Among the entries below, find each line holding "tiles" and return it.
◇ ◇ ◇ ◇ ◇
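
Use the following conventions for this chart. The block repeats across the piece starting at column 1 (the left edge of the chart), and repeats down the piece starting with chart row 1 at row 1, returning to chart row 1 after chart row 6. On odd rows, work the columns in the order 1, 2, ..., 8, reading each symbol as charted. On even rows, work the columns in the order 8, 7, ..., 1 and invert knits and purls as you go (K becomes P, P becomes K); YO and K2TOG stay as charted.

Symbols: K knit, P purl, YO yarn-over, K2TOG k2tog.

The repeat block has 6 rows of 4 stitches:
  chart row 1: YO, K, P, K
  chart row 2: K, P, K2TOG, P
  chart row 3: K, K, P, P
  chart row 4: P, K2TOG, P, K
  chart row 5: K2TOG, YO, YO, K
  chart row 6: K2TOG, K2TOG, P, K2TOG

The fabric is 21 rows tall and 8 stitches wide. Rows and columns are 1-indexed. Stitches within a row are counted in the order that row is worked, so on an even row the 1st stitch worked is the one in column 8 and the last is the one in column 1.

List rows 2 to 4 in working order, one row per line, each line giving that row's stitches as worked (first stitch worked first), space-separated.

Rows as worked:
K K2TOG K P K K2TOG K P
K K P P K K P P
P K K2TOG K P K K2TOG K

Derivation:
Row 2: chart row 2, WS - tiled (columns 1-8): K P K2TOG P K P K2TOG P; work from column 8 back to 1 with K<->P swapped.
Row 3: chart row 3, RS - tile across columns 1-8 and work as-is.
Row 4: chart row 4, WS - tiled (columns 1-8): P K2TOG P K P K2TOG P K; work from column 8 back to 1 with K<->P swapped.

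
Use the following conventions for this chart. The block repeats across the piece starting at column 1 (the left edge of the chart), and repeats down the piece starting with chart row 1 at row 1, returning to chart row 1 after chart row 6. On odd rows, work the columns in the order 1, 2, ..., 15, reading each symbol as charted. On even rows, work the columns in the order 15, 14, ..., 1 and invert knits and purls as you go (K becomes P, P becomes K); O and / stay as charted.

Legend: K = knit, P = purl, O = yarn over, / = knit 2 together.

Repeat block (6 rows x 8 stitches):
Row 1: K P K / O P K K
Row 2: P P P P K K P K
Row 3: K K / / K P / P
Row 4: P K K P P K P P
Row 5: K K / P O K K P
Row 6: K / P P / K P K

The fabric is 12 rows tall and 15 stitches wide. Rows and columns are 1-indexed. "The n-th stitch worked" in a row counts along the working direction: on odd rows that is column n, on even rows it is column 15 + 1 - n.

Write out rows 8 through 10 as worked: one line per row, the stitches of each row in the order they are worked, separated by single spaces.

Rows as worked:
K P P K K K K P K P P K K K K
K K / / K P / P K K / / K P /
K P K K P P K K K P K K P P K

Derivation:
Row 8: chart row 2, WS - tiled (columns 1-15): P P P P K K P K P P P P K K P; work from column 15 back to 1 with K<->P swapped.
Row 9: chart row 3, RS - tile across columns 1-15 and work as-is.
Row 10: chart row 4, WS - tiled (columns 1-15): P K K P P K P P P K K P P K P; work from column 15 back to 1 with K<->P swapped.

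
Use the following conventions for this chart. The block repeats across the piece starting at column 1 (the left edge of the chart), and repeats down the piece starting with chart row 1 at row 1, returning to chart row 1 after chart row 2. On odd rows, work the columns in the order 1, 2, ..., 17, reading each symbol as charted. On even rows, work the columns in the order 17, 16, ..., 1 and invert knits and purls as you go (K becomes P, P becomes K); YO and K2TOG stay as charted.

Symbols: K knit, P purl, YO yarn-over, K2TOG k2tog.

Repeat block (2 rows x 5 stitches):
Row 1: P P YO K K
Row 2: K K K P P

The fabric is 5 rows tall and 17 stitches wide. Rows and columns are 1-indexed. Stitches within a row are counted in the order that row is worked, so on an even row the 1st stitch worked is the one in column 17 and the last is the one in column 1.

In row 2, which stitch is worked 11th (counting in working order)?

For row 2: chart row = ((2-1) mod 2) + 1 = 2; this is a WS (even) row.
Chart row 2 tiled across columns 1-17: K K K P P K K K P P K K K P P K K
Wrong side: read the tiled row from column 17 down to 1 and exchange K with P (leave YO, K2TOG).
Row 2 as worked: P P K K P P P K K P P P K K P P P
Counting 11 along the worked row gives P.

== STITCH ==
P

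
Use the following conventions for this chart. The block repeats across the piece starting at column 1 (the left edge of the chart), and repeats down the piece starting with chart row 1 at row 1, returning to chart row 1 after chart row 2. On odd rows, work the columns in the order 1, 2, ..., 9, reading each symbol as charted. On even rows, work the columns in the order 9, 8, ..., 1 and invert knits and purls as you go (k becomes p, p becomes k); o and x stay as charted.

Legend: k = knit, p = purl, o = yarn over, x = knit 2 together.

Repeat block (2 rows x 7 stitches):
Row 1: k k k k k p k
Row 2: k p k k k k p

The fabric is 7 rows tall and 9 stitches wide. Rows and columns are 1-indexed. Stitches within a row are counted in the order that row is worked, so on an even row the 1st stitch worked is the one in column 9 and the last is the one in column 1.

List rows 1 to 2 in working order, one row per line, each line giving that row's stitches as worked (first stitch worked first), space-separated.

Row 1: chart row 1, RS - tile across columns 1-9 and work as-is.
Row 2: chart row 2, WS - tiled (columns 1-9): k p k k k k p k p; work from column 9 back to 1 with k<->p swapped.

== ROWS AS WORKED ==
k k k k k p k k k
k p k p p p p k p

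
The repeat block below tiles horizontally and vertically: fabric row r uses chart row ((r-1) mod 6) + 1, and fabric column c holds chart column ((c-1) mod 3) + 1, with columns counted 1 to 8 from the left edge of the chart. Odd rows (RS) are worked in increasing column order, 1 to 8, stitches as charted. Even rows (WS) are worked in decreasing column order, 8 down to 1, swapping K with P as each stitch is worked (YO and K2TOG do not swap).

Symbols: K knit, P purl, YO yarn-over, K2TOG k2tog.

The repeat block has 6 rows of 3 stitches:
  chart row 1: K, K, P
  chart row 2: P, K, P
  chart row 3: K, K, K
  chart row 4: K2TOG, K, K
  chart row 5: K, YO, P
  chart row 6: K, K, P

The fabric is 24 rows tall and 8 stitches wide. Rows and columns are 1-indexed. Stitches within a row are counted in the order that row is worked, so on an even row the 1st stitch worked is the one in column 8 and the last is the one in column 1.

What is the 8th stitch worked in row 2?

Stitch:
K

Derivation:
For row 2: chart row = ((2-1) mod 6) + 1 = 2; this is a WS (even) row.
Chart row 2 tiled across columns 1-8: P K P P K P P K
WS: work from column 8 back to column 1 (reverse the tiled row), swapping K<->P (YO and K2TOG unchanged).
Row 2 as worked: P K K P K K P K
The 8th stitch worked is K.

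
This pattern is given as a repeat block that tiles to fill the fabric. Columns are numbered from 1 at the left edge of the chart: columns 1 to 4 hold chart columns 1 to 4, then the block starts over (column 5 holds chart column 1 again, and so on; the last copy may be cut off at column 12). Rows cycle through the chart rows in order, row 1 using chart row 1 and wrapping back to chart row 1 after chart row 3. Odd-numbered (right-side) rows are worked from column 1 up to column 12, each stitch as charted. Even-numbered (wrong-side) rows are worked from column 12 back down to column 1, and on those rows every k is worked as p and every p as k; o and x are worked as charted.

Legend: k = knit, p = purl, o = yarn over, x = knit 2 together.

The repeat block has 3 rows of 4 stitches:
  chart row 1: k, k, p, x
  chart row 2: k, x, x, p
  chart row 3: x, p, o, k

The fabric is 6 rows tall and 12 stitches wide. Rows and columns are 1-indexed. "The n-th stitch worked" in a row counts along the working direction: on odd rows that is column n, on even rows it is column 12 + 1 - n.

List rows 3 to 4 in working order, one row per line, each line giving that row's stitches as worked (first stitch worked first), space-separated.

== ROWS AS WORKED ==
x p o k x p o k x p o k
x k p p x k p p x k p p

Derivation:
Row 3: chart row 3, RS - tile across columns 1-12 and work as-is.
Row 4: chart row 1, WS - tiled (columns 1-12): k k p x k k p x k k p x; work from column 12 back to 1 with k<->p swapped.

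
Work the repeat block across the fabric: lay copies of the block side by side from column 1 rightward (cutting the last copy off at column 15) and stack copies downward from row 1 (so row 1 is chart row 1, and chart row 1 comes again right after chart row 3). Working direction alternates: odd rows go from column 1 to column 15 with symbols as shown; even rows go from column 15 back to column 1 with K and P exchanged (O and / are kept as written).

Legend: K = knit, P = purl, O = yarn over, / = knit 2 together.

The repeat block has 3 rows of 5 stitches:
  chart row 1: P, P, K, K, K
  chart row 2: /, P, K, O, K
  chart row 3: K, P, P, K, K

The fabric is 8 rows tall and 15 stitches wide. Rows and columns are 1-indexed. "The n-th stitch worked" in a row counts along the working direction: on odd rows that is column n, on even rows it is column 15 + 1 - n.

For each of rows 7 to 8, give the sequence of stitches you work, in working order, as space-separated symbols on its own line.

Rows as worked:
P P K K K P P K K K P P K K K
P O P K / P O P K / P O P K /

Derivation:
Row 7: chart row 1, RS - tile across columns 1-15 and work as-is.
Row 8: chart row 2, WS - tiled (columns 1-15): / P K O K / P K O K / P K O K; work from column 15 back to 1 with K<->P swapped.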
◇ ◇ ◇ ◇ ◇
Result for this task.
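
The repeat block below tiles horizontally and vertically: fabric row r uses chart row ((r-1) mod 6) + 1, and fabric column c holds chart column ((c-1) mod 3) + 1, with columns counted 1 to 8 from the left edge of the chart. Odd rows (RS) are worked in increasing column order, 1 to 8, stitches as charted. Even rows (WS) are worked in decreasing column order, 8 down to 1, swapping K with P as each stitch is worked (YO and K2TOG do not swap).
This pattern is given as a repeat block that tiles to fill the fabric. Columns are numbered from 1 at the left edge of the chart: columns 1 to 4 hold chart columns 1 to 4, then the block starts over (column 5 holds chart column 1 again, and so on; the last copy may be cut off at column 12). Rows cycle through the chart rows in order, row 1 using chart row 1 and wrapping back to chart row 1 after chart row 3. Odd-numbered (right-side) rows are worked from column 1 up to column 12, each stitch as charted. Even-numbered (wrong-side) rows are worked from column 12 back down to column 1, and on those rows every k is worked as p and every p as k; o and x are worked as charted.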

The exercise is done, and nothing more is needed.